# [Data for review]
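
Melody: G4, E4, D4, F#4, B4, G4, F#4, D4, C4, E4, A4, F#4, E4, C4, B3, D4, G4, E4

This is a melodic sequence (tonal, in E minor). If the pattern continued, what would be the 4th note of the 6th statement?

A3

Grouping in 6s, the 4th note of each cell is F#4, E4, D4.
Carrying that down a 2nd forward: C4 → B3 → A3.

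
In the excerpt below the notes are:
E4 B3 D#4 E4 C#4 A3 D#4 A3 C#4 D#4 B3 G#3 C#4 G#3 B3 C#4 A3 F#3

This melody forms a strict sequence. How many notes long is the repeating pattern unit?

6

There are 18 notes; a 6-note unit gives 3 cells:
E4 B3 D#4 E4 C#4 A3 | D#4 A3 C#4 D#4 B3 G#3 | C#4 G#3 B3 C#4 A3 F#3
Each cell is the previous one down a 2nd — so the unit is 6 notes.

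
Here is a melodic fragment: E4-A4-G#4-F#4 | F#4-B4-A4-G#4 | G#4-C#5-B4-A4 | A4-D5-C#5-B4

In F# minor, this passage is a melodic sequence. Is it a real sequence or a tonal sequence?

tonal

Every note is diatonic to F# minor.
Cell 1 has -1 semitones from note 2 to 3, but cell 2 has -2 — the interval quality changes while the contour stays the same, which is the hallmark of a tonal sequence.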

# [What you need to do]
Please give an exact restatement of only the lines from the beginning of the material above to the line with "E4 B3 D#4 E4 C#4 A3 D#4", inclusive.

# [Exercise answer]
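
Melody: G4, E4, D4, F#4, B4, G4, F#4, D4, C4, E4, A4, F#4, E4, C4, B3, D4, G4, E4

This is a melodic sequence (tonal, in E minor). If the pattern continued, what would be the 4th note of the 6th statement?

A3

Grouping in 6s, the 4th note of each cell is F#4, E4, D4.
Carrying that down a 2nd forward: C4 → B3 → A3.

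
In the excerpt below the notes are:
E4 B3 D#4 E4 C#4 A3 D#4 A3 C#4 D#4 B3 G#3 C#4 G#3 B3 C#4 A3 F#3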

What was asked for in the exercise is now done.